:: INPUT

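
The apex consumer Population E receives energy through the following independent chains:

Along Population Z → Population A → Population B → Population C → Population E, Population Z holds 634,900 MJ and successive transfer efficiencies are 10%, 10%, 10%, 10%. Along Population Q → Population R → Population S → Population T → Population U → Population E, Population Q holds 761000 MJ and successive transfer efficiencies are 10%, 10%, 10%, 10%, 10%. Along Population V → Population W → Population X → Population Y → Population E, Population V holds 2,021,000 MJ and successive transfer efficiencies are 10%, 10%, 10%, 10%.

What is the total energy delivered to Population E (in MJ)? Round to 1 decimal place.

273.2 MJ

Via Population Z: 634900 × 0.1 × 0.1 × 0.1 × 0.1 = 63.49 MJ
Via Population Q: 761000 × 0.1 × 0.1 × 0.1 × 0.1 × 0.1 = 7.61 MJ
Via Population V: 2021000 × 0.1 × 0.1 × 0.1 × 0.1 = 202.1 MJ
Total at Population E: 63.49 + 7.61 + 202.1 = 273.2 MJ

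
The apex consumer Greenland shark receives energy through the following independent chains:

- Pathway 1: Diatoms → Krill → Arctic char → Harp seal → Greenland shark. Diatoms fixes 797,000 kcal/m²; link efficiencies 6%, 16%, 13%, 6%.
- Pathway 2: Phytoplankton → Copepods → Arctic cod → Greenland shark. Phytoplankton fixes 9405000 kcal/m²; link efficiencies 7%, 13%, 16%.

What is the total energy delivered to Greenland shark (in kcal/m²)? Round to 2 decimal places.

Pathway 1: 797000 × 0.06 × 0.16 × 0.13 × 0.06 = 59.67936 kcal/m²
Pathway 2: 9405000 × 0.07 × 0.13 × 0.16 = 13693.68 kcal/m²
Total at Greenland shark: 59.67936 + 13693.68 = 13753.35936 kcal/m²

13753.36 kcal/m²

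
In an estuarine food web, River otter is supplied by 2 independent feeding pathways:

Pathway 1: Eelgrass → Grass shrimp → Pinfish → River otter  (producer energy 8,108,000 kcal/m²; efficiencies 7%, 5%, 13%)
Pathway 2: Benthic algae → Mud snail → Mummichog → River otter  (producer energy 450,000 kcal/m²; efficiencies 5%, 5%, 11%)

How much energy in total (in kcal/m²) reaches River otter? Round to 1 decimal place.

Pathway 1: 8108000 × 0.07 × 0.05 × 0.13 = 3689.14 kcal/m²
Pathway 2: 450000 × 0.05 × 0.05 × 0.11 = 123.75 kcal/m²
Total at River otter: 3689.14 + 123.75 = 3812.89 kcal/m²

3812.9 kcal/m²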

::::

* _EXERCISE DIRECTIONS_:
Top to bottom, the records above must be output exactly.

* _ANSWER_:
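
The apex consumer Population E receives energy through the following independent chains:

Along Population Z → Population A → Population B → Population C → Population E, Population Z holds 634,900 MJ and successive transfer efficiencies are 10%, 10%, 10%, 10%. Along Population Q → Population R → Population S → Population T → Population U → Population E, Population Q holds 761000 MJ and successive transfer efficiencies are 10%, 10%, 10%, 10%, 10%. Along Population V → Population W → Population X → Population Y → Population E, Population V holds 2,021,000 MJ and successive transfer efficiencies are 10%, 10%, 10%, 10%.

What is the total energy delivered to Population E (in MJ)? Round to 1 decimal place.

273.2 MJ

Via Population Z: 634900 × 0.1 × 0.1 × 0.1 × 0.1 = 63.49 MJ
Via Population Q: 761000 × 0.1 × 0.1 × 0.1 × 0.1 × 0.1 = 7.61 MJ
Via Population V: 2021000 × 0.1 × 0.1 × 0.1 × 0.1 = 202.1 MJ
Total at Population E: 63.49 + 7.61 + 202.1 = 273.2 MJ

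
The apex consumer Greenland shark receives energy through the following independent chains:

- Pathway 1: Diatoms → Krill → Arctic char → Harp seal → Greenland shark. Diatoms fixes 797,000 kcal/m²; link efficiencies 6%, 16%, 13%, 6%.
- Pathway 2: Phytoplankton → Copepods → Arctic cod → Greenland shark. Phytoplankton fixes 9405000 kcal/m²; link efficiencies 7%, 13%, 16%.

What is the total energy delivered to Greenland shark (in kcal/m²)? Round to 2 decimal places.

Pathway 1: 797000 × 0.06 × 0.16 × 0.13 × 0.06 = 59.67936 kcal/m²
Pathway 2: 9405000 × 0.07 × 0.13 × 0.16 = 13693.68 kcal/m²
Total at Greenland shark: 59.67936 + 13693.68 = 13753.35936 kcal/m²

13753.36 kcal/m²

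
In an estuarine food web, River otter is supplied by 2 independent feeding pathways:

Pathway 1: Eelgrass → Grass shrimp → Pinfish → River otter  (producer energy 8,108,000 kcal/m²; efficiencies 7%, 5%, 13%)
Pathway 2: Benthic algae → Mud snail → Mummichog → River otter  (producer energy 450,000 kcal/m²; efficiencies 5%, 5%, 11%)

How much energy in total (in kcal/m²) reaches River otter? Round to 1 decimal place.

Pathway 1: 8108000 × 0.07 × 0.05 × 0.13 = 3689.14 kcal/m²
Pathway 2: 450000 × 0.05 × 0.05 × 0.11 = 123.75 kcal/m²
Total at River otter: 3689.14 + 123.75 = 3812.89 kcal/m²

3812.9 kcal/m²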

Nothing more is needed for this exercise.